* What the task asks
What is needed is the whole of the data, set down exactly.

:: Given records ::

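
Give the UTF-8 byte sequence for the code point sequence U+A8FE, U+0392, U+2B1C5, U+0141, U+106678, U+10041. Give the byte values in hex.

U+A8FE: 3-byte form → EA A3 BE.
U+0392: 2-byte form → CE 92.
U+2B1C5: 4-byte form → F0 AB 87 85.
U+0141: 2-byte form → C5 81.
U+106678: 4-byte form → F4 86 99 B8.
U+10041: 4-byte form → F0 90 81 81.
Concatenated (19 bytes): EA A3 BE CE 92 F0 AB 87 85 C5 81 F4 86 99 B8 F0 90 81 81.

EA A3 BE CE 92 F0 AB 87 85 C5 81 F4 86 99 B8 F0 90 81 81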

:::

* Exercise answer
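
Give the UTF-8 byte sequence for the code point sequence U+A8FE, U+0392, U+2B1C5, U+0141, U+106678, U+10041. Give the byte values in hex.

U+A8FE: 3-byte form → EA A3 BE.
U+0392: 2-byte form → CE 92.
U+2B1C5: 4-byte form → F0 AB 87 85.
U+0141: 2-byte form → C5 81.
U+106678: 4-byte form → F4 86 99 B8.
U+10041: 4-byte form → F0 90 81 81.
Concatenated (19 bytes): EA A3 BE CE 92 F0 AB 87 85 C5 81 F4 86 99 B8 F0 90 81 81.

EA A3 BE CE 92 F0 AB 87 85 C5 81 F4 86 99 B8 F0 90 81 81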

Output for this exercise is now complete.